==== DATA FOR THIS EXERCISE

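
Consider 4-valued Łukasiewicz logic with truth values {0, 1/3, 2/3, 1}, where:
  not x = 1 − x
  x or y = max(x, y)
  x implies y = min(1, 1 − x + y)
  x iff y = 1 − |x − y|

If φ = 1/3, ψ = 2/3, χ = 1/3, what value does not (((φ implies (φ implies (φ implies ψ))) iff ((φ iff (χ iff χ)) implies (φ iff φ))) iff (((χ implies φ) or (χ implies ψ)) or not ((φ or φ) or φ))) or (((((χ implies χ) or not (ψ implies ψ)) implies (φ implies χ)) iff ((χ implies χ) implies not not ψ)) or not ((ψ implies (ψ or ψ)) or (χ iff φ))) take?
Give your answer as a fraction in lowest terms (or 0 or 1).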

========
==== DATA FOR THIS EXERCISE

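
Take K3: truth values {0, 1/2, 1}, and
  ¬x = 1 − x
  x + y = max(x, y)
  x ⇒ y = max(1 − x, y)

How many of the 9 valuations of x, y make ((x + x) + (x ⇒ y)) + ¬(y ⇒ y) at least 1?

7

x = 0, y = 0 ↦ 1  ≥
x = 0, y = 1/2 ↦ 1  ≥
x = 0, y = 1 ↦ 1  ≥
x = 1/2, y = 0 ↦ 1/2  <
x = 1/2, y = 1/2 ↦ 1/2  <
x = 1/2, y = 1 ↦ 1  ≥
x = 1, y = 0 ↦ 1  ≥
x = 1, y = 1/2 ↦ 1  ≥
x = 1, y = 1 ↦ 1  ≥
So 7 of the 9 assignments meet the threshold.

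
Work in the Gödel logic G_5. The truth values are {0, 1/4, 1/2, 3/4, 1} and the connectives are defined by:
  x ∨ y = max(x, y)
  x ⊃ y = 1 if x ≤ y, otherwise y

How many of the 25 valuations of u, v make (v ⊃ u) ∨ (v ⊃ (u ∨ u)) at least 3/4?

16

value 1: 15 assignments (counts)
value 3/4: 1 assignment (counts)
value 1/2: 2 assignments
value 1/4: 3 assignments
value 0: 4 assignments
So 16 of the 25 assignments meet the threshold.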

========

→ AIM OF THE TASK: Taking the material above, extract exactly and only the lines from the line with "Consider 4-valued Łukasiewicz" to the line with "x iff y = 1 − |x − y|", inclusive of both.

→ RESULT OF THE EXERCISE:
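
Consider 4-valued Łukasiewicz logic with truth values {0, 1/3, 2/3, 1}, where:
  not x = 1 − x
  x or y = max(x, y)
  x implies y = min(1, 1 − x + y)
  x iff y = 1 − |x − y|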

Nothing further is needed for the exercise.